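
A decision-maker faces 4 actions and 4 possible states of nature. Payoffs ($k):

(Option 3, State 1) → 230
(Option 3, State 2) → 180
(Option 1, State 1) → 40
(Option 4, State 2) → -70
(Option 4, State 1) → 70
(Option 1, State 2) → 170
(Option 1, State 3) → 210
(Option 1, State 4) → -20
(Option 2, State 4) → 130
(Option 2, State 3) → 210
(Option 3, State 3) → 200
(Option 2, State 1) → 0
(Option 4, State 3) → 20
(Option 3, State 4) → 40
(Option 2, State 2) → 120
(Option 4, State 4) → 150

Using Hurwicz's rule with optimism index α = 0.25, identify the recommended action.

Option 3

Option 1: 0.25·210 + 0.75·(-20) = 37.5
Option 2: 0.25·210 + 0.75·0 = 52.5
Option 3: 0.25·230 + 0.75·40 = 87.5
Option 4: 0.25·150 + 0.75·(-70) = -15
Highest Hurwicz score = 87.5 → Option 3.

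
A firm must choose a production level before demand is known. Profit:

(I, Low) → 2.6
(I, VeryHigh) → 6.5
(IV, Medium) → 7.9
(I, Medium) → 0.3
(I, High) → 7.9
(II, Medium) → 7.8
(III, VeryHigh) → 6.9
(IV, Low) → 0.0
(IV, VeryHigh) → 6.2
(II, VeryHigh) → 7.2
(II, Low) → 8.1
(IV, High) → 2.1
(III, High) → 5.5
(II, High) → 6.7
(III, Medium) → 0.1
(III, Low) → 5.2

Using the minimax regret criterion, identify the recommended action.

Column bests: Low=8.1, Medium=7.9, High=7.9, VeryHigh=7.2.
I regrets: 5.5, 7.6, 0.0, 0.7 → max 7.6
II regrets: 0.0, 0.1, 1.2, 0.0 → max 1.2
III regrets: 2.9, 7.8, 2.4, 0.3 → max 7.8
IV regrets: 8.1, 0.0, 5.8, 1.0 → max 8.1
Smallest max regret = 1.2 → II.

II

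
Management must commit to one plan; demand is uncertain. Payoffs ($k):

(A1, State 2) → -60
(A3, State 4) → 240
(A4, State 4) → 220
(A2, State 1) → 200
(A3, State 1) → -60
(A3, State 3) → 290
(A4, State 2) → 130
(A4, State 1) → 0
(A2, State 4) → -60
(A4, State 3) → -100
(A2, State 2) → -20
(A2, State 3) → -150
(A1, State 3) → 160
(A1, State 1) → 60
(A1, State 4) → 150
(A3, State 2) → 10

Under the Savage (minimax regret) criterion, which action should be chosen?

Column bests: State 1=200, State 2=130, State 3=290, State 4=240.
A1 regrets: 140, 190, 130, 90 → max 190
A2 regrets: 0, 150, 440, 300 → max 440
A3 regrets: 260, 120, 0, 0 → max 260
A4 regrets: 200, 0, 390, 20 → max 390
Smallest max regret = 190 → A1.

A1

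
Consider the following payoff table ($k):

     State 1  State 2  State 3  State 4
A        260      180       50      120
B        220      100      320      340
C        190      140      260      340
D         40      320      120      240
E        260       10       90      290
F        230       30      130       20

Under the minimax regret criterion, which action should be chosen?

C

Column bests: State 1=260, State 2=320, State 3=320, State 4=340.
A regrets: 0, 140, 270, 220 → max 270
B regrets: 40, 220, 0, 0 → max 220
C regrets: 70, 180, 60, 0 → max 180
D regrets: 220, 0, 200, 100 → max 220
E regrets: 0, 310, 230, 50 → max 310
F regrets: 30, 290, 190, 320 → max 320
Smallest max regret = 180 → C.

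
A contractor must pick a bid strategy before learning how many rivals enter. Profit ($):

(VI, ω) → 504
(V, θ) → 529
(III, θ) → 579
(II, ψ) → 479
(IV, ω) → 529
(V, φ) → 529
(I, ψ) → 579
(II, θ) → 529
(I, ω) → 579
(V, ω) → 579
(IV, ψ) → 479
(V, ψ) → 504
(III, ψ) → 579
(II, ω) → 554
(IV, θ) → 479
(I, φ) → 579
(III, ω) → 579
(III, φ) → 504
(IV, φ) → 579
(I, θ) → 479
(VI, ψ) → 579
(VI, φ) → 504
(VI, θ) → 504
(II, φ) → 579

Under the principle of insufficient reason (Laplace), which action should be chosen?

Row averages: I=554, II=535.25, III=560.25, IV=516.5, V=535.25, VI=522.75
Highest average = 560.25 → III.

III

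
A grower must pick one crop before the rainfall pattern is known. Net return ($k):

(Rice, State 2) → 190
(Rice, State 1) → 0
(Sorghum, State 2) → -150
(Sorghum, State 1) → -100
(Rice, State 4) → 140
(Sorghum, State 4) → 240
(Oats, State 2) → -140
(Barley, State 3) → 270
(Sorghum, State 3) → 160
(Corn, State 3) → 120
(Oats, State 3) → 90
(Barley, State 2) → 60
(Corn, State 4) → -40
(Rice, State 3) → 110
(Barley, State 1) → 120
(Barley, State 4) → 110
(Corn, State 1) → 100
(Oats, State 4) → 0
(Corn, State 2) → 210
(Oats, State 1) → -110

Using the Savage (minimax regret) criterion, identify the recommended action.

Column bests: State 1=120, State 2=210, State 3=270, State 4=240.
Oats regrets: 230, 350, 180, 240 → max 350
Sorghum regrets: 220, 360, 110, 0 → max 360
Rice regrets: 120, 20, 160, 100 → max 160
Corn regrets: 20, 0, 150, 280 → max 280
Barley regrets: 0, 150, 0, 130 → max 150
Smallest max regret = 150 → Barley.

Barley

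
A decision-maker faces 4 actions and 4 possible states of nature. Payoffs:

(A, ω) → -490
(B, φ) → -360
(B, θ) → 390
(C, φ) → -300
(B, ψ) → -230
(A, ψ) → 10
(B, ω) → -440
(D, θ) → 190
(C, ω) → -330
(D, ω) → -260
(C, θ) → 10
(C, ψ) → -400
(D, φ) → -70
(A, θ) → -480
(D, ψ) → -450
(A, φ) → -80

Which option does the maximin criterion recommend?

Row minima: A=-490, B=-440, C=-400, D=-450
Best worst-case = -400 → C.

C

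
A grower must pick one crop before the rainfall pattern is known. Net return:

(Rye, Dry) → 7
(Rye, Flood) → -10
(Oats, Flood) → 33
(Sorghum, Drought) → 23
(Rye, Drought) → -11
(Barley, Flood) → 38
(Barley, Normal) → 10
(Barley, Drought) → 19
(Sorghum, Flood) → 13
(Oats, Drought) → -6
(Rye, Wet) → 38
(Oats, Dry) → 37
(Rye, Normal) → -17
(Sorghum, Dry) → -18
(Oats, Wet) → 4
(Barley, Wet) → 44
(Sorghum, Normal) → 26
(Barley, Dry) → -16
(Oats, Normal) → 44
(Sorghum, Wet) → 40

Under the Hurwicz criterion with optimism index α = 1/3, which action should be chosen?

Rye: 1/3·38 + 2/3·(-17) = 4/3
Sorghum: 1/3·40 + 2/3·(-18) = 4/3
Barley: 1/3·44 + 2/3·(-16) = 4
Oats: 1/3·44 + 2/3·(-6) = 32/3
Highest Hurwicz score = 32/3 → Oats.

Oats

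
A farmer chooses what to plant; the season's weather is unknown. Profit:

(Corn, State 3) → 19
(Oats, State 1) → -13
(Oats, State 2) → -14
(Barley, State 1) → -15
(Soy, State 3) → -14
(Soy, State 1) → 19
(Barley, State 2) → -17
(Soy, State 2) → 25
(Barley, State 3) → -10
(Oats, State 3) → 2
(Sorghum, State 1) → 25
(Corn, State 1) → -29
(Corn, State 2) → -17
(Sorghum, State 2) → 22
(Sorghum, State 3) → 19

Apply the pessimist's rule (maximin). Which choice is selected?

Row minima: Corn=-29, Barley=-17, Sorghum=19, Soy=-14, Oats=-14
Best worst-case = 19 → Sorghum.

Sorghum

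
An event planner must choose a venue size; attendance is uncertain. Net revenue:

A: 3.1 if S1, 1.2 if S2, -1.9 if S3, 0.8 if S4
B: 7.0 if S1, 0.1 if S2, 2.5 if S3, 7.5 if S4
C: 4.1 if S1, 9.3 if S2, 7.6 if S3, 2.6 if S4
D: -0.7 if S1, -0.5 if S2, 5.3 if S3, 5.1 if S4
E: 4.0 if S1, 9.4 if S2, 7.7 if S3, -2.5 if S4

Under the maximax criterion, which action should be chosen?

E

Row maxima: A=3.1, B=7.5, C=9.3, D=5.3, E=9.4
Best best-case = 9.4 → E.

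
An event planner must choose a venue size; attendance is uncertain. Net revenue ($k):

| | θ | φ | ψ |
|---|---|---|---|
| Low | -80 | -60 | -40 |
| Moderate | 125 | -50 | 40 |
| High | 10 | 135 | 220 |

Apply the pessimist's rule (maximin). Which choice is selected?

High

Row minima: Low=-80, Moderate=-50, High=10
Best worst-case = 10 → High.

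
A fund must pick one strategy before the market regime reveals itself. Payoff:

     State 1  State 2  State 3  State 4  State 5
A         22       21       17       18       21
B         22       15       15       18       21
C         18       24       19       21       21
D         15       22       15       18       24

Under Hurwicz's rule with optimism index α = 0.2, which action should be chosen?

C

A: 0.2·22 + 0.8·17 = 18
B: 0.2·22 + 0.8·15 = 16.4
C: 0.2·24 + 0.8·18 = 19.2
D: 0.2·24 + 0.8·15 = 16.8
Highest Hurwicz score = 19.2 → C.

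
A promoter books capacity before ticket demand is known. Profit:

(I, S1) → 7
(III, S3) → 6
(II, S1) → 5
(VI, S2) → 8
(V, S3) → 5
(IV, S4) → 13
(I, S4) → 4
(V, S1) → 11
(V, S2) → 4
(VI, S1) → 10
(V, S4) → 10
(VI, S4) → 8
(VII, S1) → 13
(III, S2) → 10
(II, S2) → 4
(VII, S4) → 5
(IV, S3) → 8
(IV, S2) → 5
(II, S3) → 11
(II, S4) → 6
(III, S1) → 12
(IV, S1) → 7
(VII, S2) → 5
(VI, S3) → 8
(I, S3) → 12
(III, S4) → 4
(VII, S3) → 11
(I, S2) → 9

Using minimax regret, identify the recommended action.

Column bests: S1=13, S2=10, S3=12, S4=13.
I regrets: 6, 1, 0, 9 → max 9
II regrets: 8, 6, 1, 7 → max 8
III regrets: 1, 0, 6, 9 → max 9
IV regrets: 6, 5, 4, 0 → max 6
V regrets: 2, 6, 7, 3 → max 7
VI regrets: 3, 2, 4, 5 → max 5
VII regrets: 0, 5, 1, 8 → max 8
Smallest max regret = 5 → VI.

VI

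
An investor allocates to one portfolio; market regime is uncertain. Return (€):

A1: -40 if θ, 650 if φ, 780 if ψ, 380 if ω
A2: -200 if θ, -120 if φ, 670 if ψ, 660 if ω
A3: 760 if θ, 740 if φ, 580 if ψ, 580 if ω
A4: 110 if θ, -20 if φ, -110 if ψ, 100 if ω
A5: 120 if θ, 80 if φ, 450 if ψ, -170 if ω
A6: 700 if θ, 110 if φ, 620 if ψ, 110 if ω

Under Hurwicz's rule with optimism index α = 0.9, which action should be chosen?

A1: 0.9·780 + 0.1·(-40) = 698
A2: 0.9·670 + 0.1·(-200) = 583
A3: 0.9·760 + 0.1·580 = 742
A4: 0.9·110 + 0.1·(-110) = 88
A5: 0.9·450 + 0.1·(-170) = 388
A6: 0.9·700 + 0.1·110 = 641
Highest Hurwicz score = 742 → A3.

A3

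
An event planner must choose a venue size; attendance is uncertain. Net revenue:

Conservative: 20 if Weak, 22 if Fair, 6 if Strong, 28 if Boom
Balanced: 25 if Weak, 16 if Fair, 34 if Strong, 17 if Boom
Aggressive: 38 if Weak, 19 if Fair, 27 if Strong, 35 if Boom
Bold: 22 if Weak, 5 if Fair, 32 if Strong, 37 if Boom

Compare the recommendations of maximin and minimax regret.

maximin → Aggressive; minimax regret → Aggressive (agree)

Row minima: Conservative=6, Balanced=16, Aggressive=19, Bold=5
Best worst-case = 19 → Aggressive.
Column bests: Weak=38, Fair=22, Strong=34, Boom=37.
Conservative regrets: 18, 0, 28, 9 → max 28
Balanced regrets: 13, 6, 0, 20 → max 20
Aggressive regrets: 0, 3, 7, 2 → max 7
Bold regrets: 16, 17, 2, 0 → max 17
Smallest max regret = 7 → Aggressive.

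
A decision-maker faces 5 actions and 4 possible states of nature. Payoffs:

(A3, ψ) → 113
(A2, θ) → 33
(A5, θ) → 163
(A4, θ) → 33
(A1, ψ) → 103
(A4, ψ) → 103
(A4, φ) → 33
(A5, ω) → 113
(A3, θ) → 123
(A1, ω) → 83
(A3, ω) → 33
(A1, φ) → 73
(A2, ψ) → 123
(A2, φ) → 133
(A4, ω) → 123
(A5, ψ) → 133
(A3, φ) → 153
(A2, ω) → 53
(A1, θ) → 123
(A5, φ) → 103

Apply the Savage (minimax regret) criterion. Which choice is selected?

Column bests: θ=163, φ=153, ψ=133, ω=123.
A1 regrets: 40, 80, 30, 40 → max 80
A2 regrets: 130, 20, 10, 70 → max 130
A3 regrets: 40, 0, 20, 90 → max 90
A4 regrets: 130, 120, 30, 0 → max 130
A5 regrets: 0, 50, 0, 10 → max 50
Smallest max regret = 50 → A5.

A5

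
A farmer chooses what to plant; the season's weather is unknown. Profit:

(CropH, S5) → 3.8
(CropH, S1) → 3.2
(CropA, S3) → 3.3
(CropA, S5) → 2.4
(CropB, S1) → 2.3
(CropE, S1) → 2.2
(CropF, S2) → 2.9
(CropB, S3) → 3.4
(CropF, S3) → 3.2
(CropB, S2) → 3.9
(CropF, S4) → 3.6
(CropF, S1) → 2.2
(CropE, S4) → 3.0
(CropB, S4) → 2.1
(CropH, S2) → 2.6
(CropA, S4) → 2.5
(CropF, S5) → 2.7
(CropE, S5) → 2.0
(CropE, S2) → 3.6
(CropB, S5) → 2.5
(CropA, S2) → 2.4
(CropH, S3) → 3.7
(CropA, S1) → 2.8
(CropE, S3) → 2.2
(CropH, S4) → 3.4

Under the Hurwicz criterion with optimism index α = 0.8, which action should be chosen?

CropH

CropE: 0.8·3.6 + 0.2·2.0 = 3.28
CropH: 0.8·3.8 + 0.2·2.6 = 3.56
CropF: 0.8·3.6 + 0.2·2.2 = 3.32
CropA: 0.8·3.3 + 0.2·2.4 = 3.12
CropB: 0.8·3.9 + 0.2·2.1 = 3.54
Highest Hurwicz score = 3.56 → CropH.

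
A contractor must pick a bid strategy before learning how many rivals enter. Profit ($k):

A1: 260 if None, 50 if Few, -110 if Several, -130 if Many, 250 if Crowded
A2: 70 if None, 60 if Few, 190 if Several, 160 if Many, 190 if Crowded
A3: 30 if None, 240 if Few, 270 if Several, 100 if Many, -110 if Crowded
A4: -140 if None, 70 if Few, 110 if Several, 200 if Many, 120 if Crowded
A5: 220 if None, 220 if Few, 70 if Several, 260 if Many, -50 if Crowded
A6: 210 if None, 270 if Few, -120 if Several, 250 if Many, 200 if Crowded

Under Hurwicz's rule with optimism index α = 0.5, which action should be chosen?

A1: 0.5·260 + 0.5·(-130) = 65
A2: 0.5·190 + 0.5·60 = 125
A3: 0.5·270 + 0.5·(-110) = 80
A4: 0.5·200 + 0.5·(-140) = 30
A5: 0.5·260 + 0.5·(-50) = 105
A6: 0.5·270 + 0.5·(-120) = 75
Highest Hurwicz score = 125 → A2.

A2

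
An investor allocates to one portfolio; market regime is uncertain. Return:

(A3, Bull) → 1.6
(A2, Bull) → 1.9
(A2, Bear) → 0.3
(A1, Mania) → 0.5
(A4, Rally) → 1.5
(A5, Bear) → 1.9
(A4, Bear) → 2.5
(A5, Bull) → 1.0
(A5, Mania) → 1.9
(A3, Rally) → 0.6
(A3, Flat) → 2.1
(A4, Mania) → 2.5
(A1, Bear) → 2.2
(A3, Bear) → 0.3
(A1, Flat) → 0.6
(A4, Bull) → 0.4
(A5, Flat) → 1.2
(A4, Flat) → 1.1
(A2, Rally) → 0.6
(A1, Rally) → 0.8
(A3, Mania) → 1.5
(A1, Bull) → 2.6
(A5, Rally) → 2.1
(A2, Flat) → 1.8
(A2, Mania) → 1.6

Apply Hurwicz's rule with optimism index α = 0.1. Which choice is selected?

A5

A1: 0.1·2.6 + 0.9·0.5 = 0.71
A2: 0.1·1.9 + 0.9·0.3 = 0.46
A3: 0.1·2.1 + 0.9·0.3 = 0.48
A4: 0.1·2.5 + 0.9·0.4 = 0.61
A5: 0.1·2.1 + 0.9·1.0 = 1.11
Highest Hurwicz score = 1.11 → A5.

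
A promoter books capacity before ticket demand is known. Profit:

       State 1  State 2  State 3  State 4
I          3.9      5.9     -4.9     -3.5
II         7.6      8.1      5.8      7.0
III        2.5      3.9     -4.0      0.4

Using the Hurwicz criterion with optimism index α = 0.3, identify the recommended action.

I: 0.3·5.9 + 0.7·(-4.9) = -1.66
II: 0.3·8.1 + 0.7·5.8 = 6.49
III: 0.3·3.9 + 0.7·(-4.0) = -1.63
Highest Hurwicz score = 6.49 → II.

II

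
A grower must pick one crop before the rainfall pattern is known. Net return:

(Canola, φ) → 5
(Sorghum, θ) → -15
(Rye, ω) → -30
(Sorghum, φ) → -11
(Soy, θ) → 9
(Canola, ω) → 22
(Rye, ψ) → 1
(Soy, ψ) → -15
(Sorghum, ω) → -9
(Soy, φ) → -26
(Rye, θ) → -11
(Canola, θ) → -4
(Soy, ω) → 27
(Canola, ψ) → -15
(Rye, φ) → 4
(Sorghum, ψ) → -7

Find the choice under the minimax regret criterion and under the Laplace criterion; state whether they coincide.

Column bests: θ=9, φ=5, ψ=1, ω=27.
Sorghum regrets: 24, 16, 8, 36 → max 36
Canola regrets: 13, 0, 16, 5 → max 16
Soy regrets: 0, 31, 16, 0 → max 31
Rye regrets: 20, 1, 0, 57 → max 57
Smallest max regret = 16 → Canola.
Row averages: Sorghum=-10.5, Canola=2, Soy=-1.25, Rye=-9
Highest average = 2 → Canola.

minimax regret → Canola; laplace → Canola (agree)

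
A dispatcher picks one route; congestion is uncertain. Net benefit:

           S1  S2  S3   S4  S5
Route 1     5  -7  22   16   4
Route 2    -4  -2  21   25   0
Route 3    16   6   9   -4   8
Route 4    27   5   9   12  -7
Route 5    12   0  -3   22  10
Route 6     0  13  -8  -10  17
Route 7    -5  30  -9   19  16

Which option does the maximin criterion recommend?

Route 5

Row minima: Route 1=-7, Route 2=-4, Route 3=-4, Route 4=-7, Route 5=-3, Route 6=-10, Route 7=-9
Best worst-case = -3 → Route 5.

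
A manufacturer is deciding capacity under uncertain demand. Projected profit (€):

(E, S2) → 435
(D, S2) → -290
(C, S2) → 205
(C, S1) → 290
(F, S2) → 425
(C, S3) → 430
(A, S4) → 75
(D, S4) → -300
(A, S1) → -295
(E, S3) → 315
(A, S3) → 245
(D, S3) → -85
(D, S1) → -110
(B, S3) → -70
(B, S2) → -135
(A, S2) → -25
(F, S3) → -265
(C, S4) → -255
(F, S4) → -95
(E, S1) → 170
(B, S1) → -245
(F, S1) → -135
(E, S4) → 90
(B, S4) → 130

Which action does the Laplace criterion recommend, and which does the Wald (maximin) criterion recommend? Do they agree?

Row averages: A=0, B=-80, C=167.5, D=-196.25, E=252.5, F=-17.5
Highest average = 252.5 → E.
Row minima: A=-295, B=-245, C=-255, D=-300, E=90, F=-265
Best worst-case = 90 → E.

laplace → E; maximin → E (agree)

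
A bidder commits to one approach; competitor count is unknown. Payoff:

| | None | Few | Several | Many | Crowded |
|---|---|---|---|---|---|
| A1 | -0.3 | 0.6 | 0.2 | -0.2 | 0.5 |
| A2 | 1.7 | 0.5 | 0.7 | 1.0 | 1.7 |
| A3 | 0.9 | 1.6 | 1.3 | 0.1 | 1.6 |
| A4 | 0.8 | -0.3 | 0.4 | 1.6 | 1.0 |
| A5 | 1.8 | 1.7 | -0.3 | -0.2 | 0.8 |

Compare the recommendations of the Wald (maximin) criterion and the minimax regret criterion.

Row minima: A1=-0.3, A2=0.5, A3=0.1, A4=-0.3, A5=-0.3
Best worst-case = 0.5 → A2.
Column bests: None=1.8, Few=1.7, Several=1.3, Many=1.6, Crowded=1.7.
A1 regrets: 2.1, 1.1, 1.1, 1.8, 1.2 → max 2.1
A2 regrets: 0.1, 1.2, 0.6, 0.6, 0.0 → max 1.2
A3 regrets: 0.9, 0.1, 0.0, 1.5, 0.1 → max 1.5
A4 regrets: 1.0, 2.0, 0.9, 0.0, 0.7 → max 2.0
A5 regrets: 0.0, 0.0, 1.6, 1.8, 0.9 → max 1.8
Smallest max regret = 1.2 → A2.

maximin → A2; minimax regret → A2 (agree)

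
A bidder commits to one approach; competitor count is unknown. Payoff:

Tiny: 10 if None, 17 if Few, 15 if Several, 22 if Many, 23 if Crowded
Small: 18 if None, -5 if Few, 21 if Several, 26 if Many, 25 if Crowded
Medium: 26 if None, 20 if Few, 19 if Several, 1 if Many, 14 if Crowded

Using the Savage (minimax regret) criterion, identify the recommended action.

Column bests: None=26, Few=20, Several=21, Many=26, Crowded=25.
Tiny regrets: 16, 3, 6, 4, 2 → max 16
Small regrets: 8, 25, 0, 0, 0 → max 25
Medium regrets: 0, 0, 2, 25, 11 → max 25
Smallest max regret = 16 → Tiny.

Tiny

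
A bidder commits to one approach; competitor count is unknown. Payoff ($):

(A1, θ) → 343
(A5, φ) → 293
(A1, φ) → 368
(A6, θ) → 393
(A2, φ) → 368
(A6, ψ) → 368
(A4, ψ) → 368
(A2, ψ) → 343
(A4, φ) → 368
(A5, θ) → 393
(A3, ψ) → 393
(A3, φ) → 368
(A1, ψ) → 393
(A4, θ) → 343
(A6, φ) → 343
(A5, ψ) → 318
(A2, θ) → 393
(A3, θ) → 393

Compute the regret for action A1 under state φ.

Best payoff under φ is 368.
Regret = 368 − 368 = 0.

0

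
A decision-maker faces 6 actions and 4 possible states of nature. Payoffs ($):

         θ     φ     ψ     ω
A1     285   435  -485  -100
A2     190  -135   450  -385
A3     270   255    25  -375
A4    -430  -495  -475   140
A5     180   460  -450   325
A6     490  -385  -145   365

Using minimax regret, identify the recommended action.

A3

Column bests: θ=490, φ=460, ψ=450, ω=365.
A1 regrets: 205, 25, 935, 465 → max 935
A2 regrets: 300, 595, 0, 750 → max 750
A3 regrets: 220, 205, 425, 740 → max 740
A4 regrets: 920, 955, 925, 225 → max 955
A5 regrets: 310, 0, 900, 40 → max 900
A6 regrets: 0, 845, 595, 0 → max 845
Smallest max regret = 740 → A3.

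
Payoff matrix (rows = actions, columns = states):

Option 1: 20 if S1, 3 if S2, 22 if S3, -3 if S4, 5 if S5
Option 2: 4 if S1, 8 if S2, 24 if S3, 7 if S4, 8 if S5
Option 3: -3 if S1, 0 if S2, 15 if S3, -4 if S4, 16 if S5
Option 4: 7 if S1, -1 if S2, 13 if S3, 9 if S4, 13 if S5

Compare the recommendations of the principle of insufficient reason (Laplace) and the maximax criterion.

Row averages: Option 1=9.4, Option 2=10.2, Option 3=4.8, Option 4=8.2
Highest average = 10.2 → Option 2.
Row maxima: Option 1=22, Option 2=24, Option 3=16, Option 4=13
Best best-case = 24 → Option 2.

laplace → Option 2; maximax → Option 2 (agree)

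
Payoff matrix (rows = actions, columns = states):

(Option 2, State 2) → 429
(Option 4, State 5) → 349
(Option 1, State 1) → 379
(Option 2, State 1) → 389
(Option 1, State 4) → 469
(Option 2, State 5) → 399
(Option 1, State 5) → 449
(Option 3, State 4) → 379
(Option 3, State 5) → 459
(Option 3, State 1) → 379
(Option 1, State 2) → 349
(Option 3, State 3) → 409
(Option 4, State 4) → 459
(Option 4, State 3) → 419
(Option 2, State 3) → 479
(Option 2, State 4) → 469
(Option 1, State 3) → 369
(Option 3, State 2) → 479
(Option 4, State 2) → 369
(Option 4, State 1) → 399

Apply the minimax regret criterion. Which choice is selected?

Column bests: State 1=399, State 2=479, State 3=479, State 4=469, State 5=459.
Option 1 regrets: 20, 130, 110, 0, 10 → max 130
Option 2 regrets: 10, 50, 0, 0, 60 → max 60
Option 3 regrets: 20, 0, 70, 90, 0 → max 90
Option 4 regrets: 0, 110, 60, 10, 110 → max 110
Smallest max regret = 60 → Option 2.

Option 2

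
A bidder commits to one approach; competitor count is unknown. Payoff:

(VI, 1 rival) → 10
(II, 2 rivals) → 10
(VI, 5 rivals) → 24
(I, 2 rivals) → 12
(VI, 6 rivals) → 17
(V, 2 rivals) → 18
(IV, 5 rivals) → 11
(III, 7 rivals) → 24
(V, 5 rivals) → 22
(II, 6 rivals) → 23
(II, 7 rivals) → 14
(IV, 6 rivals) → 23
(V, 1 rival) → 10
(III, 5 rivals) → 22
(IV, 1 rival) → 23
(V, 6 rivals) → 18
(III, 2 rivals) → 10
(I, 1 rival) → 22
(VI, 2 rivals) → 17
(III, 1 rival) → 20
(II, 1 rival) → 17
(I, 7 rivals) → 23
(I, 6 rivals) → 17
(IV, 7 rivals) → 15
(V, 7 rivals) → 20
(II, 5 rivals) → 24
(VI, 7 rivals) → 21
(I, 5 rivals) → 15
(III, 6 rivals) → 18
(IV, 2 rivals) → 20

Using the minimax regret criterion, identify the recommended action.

I

Column bests: 1 rival=23, 2 rivals=20, 5 rivals=24, 6 rivals=23, 7 rivals=24.
I regrets: 1, 8, 9, 6, 1 → max 9
II regrets: 6, 10, 0, 0, 10 → max 10
III regrets: 3, 10, 2, 5, 0 → max 10
IV regrets: 0, 0, 13, 0, 9 → max 13
V regrets: 13, 2, 2, 5, 4 → max 13
VI regrets: 13, 3, 0, 6, 3 → max 13
Smallest max regret = 9 → I.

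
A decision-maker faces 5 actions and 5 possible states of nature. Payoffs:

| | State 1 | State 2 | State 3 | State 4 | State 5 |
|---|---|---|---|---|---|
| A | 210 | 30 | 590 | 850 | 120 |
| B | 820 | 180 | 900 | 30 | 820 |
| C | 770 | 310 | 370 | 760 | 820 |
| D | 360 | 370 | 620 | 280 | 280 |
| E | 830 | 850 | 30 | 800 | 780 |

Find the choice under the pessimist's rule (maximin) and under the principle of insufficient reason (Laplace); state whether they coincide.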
====
Aim of the exercise: Search the data above and return each line in which "faces" occurs.

Solution to this task:
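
A decision-maker faces 4 actions and 4 possible states of nature. Payoffs ($k):
A decision-maker faces 4 actions and 4 possible states of nature. Payoffs:
A decision-maker faces 5 actions and 4 possible states of nature. Payoffs:
A decision-maker faces 6 actions and 4 possible states of nature. Payoffs ($):
A decision-maker faces 5 actions and 5 possible states of nature. Payoffs: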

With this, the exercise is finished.